_YOUR OBJECTIVE_:
Using the listing below, determine the count of lines with the word "Answer" and reply only with it.

_SOURCE MATERIAL_:

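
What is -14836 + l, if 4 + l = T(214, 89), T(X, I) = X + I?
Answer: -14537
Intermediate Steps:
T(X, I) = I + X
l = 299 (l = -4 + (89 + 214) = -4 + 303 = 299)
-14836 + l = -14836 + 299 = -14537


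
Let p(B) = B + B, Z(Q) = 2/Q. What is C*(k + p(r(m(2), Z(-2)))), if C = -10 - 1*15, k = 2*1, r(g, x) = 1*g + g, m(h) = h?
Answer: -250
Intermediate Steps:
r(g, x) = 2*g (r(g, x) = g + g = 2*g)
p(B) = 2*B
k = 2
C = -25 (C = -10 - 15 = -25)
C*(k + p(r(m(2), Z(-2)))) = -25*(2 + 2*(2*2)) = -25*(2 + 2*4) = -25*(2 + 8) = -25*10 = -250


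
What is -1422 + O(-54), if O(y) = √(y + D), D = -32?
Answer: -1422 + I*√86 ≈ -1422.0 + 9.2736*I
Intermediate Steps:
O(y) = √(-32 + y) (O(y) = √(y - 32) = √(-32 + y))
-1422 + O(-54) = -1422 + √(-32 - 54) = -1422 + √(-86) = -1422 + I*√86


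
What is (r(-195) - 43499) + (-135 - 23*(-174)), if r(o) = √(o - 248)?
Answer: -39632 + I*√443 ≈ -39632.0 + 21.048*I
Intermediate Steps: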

* * *

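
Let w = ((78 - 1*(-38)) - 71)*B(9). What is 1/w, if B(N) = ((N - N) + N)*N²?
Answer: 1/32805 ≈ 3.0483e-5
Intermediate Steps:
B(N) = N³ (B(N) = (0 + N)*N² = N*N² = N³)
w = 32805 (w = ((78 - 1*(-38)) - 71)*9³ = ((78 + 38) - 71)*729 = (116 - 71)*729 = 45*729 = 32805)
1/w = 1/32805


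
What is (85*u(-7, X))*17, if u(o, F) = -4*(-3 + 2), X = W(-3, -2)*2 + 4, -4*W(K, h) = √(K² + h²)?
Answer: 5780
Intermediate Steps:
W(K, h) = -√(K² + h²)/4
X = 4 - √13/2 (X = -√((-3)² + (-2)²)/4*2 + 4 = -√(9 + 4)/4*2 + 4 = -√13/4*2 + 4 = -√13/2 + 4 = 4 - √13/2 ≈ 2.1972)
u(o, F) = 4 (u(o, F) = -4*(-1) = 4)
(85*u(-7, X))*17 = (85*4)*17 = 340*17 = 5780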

_RESULT BELOW_:
6